● **What the exercise asks**: Write the records out once more, so that nothing differs from the original.

(Saved entries)
=== Section Start ===
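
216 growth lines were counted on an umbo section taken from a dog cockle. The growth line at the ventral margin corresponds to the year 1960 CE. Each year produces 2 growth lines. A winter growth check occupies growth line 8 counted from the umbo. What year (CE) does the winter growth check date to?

1856 CE

216 − 8 = 208 growth lines lie beyond the winter growth check toward the ventral margin.
Dividing by 2 growth lines per year: 208 / 2 = 104 years.
1960 − 104 = 1856 CE.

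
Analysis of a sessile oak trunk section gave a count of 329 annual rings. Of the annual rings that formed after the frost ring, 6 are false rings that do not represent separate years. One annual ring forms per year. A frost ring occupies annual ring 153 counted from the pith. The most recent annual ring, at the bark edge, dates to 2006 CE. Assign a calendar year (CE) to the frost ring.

1836 CE

The frost ring sits at annual ring 153 from the pith, so 329 − 153 = 176 annual rings formed after it.
Excluding 6 false annual rings: 176 − 6 = 170.
Counting back 170 years from 2006 CE places the frost ring in 2006 − 170 = 1836 CE.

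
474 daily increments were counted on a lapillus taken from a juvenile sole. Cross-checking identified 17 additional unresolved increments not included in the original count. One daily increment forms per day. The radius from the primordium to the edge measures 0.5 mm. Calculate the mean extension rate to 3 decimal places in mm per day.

0.001 mm per day

Adjusted count: 474 + 17 = 491 daily increments.
0.5 mm over 491 days gives 0.5 / 491 ≈ 0.001 mm per day.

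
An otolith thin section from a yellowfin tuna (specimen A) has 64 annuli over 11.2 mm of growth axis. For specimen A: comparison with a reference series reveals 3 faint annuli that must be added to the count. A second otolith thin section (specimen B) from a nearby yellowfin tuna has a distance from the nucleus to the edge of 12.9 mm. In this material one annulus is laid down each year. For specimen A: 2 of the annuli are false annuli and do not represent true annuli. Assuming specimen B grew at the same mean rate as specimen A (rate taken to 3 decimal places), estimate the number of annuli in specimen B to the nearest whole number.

Specimen A: adjusted count: 64 − 2 + 3 = 65 annuli.
A: Extension rate ≈ 11.2 / 65 = 0.172 mm per year.
B spans 12.9 / 0.172 = 75.00 years ≈ 75 annuli.

75 annuli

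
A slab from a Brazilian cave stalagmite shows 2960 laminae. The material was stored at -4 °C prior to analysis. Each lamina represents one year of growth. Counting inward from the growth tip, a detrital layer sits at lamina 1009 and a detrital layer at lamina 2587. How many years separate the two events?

1578 years

The two markers are separated by 2587 − 1009 = 1578 laminae.
One lamina per year makes the interval 1578 years.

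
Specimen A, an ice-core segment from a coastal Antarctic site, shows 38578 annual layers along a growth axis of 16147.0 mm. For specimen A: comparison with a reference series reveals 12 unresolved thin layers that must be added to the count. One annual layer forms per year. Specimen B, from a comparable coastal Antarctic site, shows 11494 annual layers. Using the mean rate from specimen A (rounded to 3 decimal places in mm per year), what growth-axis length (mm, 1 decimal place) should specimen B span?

Specimen A: after corrections the count is 38578 + 12 = 38590 annual layers.
A: 16147.0 mm over 38590 years gives 16147.0 / 38590 ≈ 0.418 mm/year.
Length of B = 0.418 × 11494 = 4804.5 mm.

4804.5 mm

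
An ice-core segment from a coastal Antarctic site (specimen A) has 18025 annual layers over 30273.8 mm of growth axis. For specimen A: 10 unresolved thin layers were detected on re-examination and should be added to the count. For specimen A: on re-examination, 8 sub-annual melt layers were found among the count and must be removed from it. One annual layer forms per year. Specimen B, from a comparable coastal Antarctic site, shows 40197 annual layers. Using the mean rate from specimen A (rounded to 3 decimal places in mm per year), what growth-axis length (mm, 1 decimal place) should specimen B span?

67490.8 mm

Specimen A: correcting the raw count gives 18025 − 8 + 10 = 18027 true annual layers.
A: Mean rate = 30273.8 mm / 18027 years ≈ 1.679 mm/year.
B's length ≈ 1.679 × 40197 = 67490.8 mm.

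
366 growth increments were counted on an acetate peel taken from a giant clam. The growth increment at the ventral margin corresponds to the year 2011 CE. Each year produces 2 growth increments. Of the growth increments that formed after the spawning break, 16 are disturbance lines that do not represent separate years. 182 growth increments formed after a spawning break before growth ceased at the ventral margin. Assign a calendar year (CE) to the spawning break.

182 growth increments post-date the spawning break.
182 − 16 false = 166 true growth increments after the spawning break.
With 2 growth increments per year, 166 / 2 = 83 years.
Counting back 83 years from 2011 CE places the spawning break in 2011 − 83 = 1928 CE.

1928 CE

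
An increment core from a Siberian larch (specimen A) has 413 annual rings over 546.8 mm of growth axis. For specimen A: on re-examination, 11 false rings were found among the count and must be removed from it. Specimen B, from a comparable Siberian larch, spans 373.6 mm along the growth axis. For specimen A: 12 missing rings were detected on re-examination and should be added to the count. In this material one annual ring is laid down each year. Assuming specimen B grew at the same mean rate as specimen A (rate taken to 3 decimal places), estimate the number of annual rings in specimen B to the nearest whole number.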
=== Section End ===
● **Response**:
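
216 growth lines were counted on an umbo section taken from a dog cockle. The growth line at the ventral margin corresponds to the year 1960 CE. Each year produces 2 growth lines. A winter growth check occupies growth line 8 counted from the umbo. What year (CE) does the winter growth check date to?

1856 CE

216 − 8 = 208 growth lines lie beyond the winter growth check toward the ventral margin.
Dividing by 2 growth lines per year: 208 / 2 = 104 years.
1960 − 104 = 1856 CE.

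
Analysis of a sessile oak trunk section gave a count of 329 annual rings. Of the annual rings that formed after the frost ring, 6 are false rings that do not represent separate years. One annual ring forms per year. A frost ring occupies annual ring 153 counted from the pith. The most recent annual ring, at the bark edge, dates to 2006 CE. Assign a calendar year (CE) to the frost ring.

1836 CE

The frost ring sits at annual ring 153 from the pith, so 329 − 153 = 176 annual rings formed after it.
Excluding 6 false annual rings: 176 − 6 = 170.
Counting back 170 years from 2006 CE places the frost ring in 2006 − 170 = 1836 CE.

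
474 daily increments were counted on a lapillus taken from a juvenile sole. Cross-checking identified 17 additional unresolved increments not included in the original count. One daily increment forms per day. The radius from the primordium to the edge measures 0.5 mm. Calculate the mean extension rate to 3 decimal places in mm per day.

0.001 mm per day

Adjusted count: 474 + 17 = 491 daily increments.
0.5 mm over 491 days gives 0.5 / 491 ≈ 0.001 mm per day.

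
An otolith thin section from a yellowfin tuna (specimen A) has 64 annuli over 11.2 mm of growth axis. For specimen A: comparison with a reference series reveals 3 faint annuli that must be added to the count. A second otolith thin section (specimen B) from a nearby yellowfin tuna has a distance from the nucleus to the edge of 12.9 mm. In this material one annulus is laid down each year. For specimen A: 2 of the annuli are false annuli and do not represent true annuli. Assuming specimen B grew at the same mean rate as specimen A (rate taken to 3 decimal places), estimate the number of annuli in specimen B to the nearest whole number.

Specimen A: adjusted count: 64 − 2 + 3 = 65 annuli.
A: Extension rate ≈ 11.2 / 65 = 0.172 mm per year.
B spans 12.9 / 0.172 = 75.00 years ≈ 75 annuli.

75 annuli

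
A slab from a Brazilian cave stalagmite shows 2960 laminae. The material was stored at -4 °C prior to analysis. Each lamina represents one year of growth. Counting inward from the growth tip, a detrital layer sits at lamina 1009 and a detrital layer at lamina 2587. How many years separate the two events?

1578 years

The two markers are separated by 2587 − 1009 = 1578 laminae.
One lamina per year makes the interval 1578 years.

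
Specimen A, an ice-core segment from a coastal Antarctic site, shows 38578 annual layers along a growth axis of 16147.0 mm. For specimen A: comparison with a reference series reveals 12 unresolved thin layers that must be added to the count. One annual layer forms per year. Specimen B, from a comparable coastal Antarctic site, shows 11494 annual layers. Using the mean rate from specimen A (rounded to 3 decimal places in mm per year), what growth-axis length (mm, 1 decimal place) should specimen B span?

Specimen A: after corrections the count is 38578 + 12 = 38590 annual layers.
A: 16147.0 mm over 38590 years gives 16147.0 / 38590 ≈ 0.418 mm/year.
Length of B = 0.418 × 11494 = 4804.5 mm.

4804.5 mm

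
An ice-core segment from a coastal Antarctic site (specimen A) has 18025 annual layers over 30273.8 mm of growth axis. For specimen A: 10 unresolved thin layers were detected on re-examination and should be added to the count. For specimen A: on re-examination, 8 sub-annual melt layers were found among the count and must be removed from it. One annual layer forms per year. Specimen B, from a comparable coastal Antarctic site, shows 40197 annual layers. Using the mean rate from specimen A (rounded to 3 decimal places in mm per year), what growth-axis length (mm, 1 decimal place) should specimen B span?

67490.8 mm

Specimen A: correcting the raw count gives 18025 − 8 + 10 = 18027 true annual layers.
A: Mean rate = 30273.8 mm / 18027 years ≈ 1.679 mm/year.
B's length ≈ 1.679 × 40197 = 67490.8 mm.

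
366 growth increments were counted on an acetate peel taken from a giant clam. The growth increment at the ventral margin corresponds to the year 2011 CE. Each year produces 2 growth increments. Of the growth increments that formed after the spawning break, 16 are disturbance lines that do not represent separate years. 182 growth increments formed after a spawning break before growth ceased at the ventral margin. Assign a calendar year (CE) to the spawning break.

182 growth increments post-date the spawning break.
182 − 16 false = 166 true growth increments after the spawning break.
With 2 growth increments per year, 166 / 2 = 83 years.
Counting back 83 years from 2011 CE places the spawning break in 2011 − 83 = 1928 CE.

1928 CE

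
An increment core from a Siberian larch (specimen A) has 413 annual rings over 546.8 mm of growth axis. For specimen A: on re-examination, 11 false rings were found among the count and must be removed from it. Specimen B, from a comparable Siberian larch, spans 373.6 mm along the growth axis. For specimen A: 12 missing rings were detected on re-examination and should be added to the count. In this material one annual ring is laid down each year. Assuming specimen B grew at the same mean rate as specimen A (rate taken to 3 decimal places), estimate the number of annual rings in specimen B to the nearest whole number.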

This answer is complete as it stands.